>>>

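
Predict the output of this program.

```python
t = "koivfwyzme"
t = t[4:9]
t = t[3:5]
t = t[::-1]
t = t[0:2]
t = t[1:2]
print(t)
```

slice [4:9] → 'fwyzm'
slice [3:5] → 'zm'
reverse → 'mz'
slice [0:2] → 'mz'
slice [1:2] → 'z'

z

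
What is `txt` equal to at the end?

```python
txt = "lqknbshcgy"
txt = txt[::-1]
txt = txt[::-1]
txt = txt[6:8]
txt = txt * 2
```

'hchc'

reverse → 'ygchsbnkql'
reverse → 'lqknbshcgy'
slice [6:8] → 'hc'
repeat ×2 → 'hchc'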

<<<
>>>

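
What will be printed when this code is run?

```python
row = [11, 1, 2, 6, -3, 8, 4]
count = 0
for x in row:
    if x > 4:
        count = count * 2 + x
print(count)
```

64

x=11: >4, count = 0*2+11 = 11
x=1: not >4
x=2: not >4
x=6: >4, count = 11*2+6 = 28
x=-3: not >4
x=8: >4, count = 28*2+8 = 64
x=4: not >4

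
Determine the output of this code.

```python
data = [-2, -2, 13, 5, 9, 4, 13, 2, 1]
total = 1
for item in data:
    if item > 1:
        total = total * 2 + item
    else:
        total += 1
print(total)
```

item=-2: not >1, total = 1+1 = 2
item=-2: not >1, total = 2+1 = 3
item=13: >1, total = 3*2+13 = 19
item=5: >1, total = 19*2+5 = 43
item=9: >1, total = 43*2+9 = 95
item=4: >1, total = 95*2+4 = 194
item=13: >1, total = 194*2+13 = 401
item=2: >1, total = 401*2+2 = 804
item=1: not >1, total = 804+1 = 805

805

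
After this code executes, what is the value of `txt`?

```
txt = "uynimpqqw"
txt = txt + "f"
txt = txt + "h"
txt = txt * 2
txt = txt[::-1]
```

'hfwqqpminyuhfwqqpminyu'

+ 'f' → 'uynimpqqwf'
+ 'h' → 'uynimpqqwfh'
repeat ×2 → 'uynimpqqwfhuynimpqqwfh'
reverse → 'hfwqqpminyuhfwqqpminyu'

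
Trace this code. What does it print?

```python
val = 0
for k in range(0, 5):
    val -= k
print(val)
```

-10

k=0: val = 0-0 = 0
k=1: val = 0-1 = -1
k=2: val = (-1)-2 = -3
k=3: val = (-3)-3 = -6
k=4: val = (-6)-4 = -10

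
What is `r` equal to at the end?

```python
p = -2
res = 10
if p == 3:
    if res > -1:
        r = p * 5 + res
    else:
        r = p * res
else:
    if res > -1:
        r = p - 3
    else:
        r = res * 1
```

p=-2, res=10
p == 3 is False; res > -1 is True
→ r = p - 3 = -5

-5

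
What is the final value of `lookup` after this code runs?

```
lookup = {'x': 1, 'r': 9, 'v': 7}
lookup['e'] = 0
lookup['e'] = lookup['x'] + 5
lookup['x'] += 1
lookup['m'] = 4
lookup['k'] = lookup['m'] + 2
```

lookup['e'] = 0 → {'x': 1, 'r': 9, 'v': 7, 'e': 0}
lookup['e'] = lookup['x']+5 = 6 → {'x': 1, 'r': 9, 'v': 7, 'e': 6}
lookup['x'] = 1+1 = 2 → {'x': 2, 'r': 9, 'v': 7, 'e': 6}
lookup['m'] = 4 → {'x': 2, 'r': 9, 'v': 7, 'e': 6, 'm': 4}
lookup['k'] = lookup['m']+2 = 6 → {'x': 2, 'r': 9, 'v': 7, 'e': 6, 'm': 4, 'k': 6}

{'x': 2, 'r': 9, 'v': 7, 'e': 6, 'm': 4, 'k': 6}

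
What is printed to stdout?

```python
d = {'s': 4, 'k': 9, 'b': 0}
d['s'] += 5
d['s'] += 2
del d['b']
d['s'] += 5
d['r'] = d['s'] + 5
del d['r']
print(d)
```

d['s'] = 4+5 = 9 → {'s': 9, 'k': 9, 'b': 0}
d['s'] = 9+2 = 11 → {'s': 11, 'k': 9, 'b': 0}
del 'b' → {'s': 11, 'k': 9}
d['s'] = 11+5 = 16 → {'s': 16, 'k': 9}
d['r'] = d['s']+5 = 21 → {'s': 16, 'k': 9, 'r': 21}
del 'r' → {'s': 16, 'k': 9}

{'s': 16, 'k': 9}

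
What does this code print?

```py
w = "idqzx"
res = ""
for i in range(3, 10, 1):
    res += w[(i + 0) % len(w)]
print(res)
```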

<<<

§ **Assignment**: Every line above with the word "output" belongs in the answer, copied as written.

§ **Final answer**:
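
Predict the output of this program.
Determine the output of this code.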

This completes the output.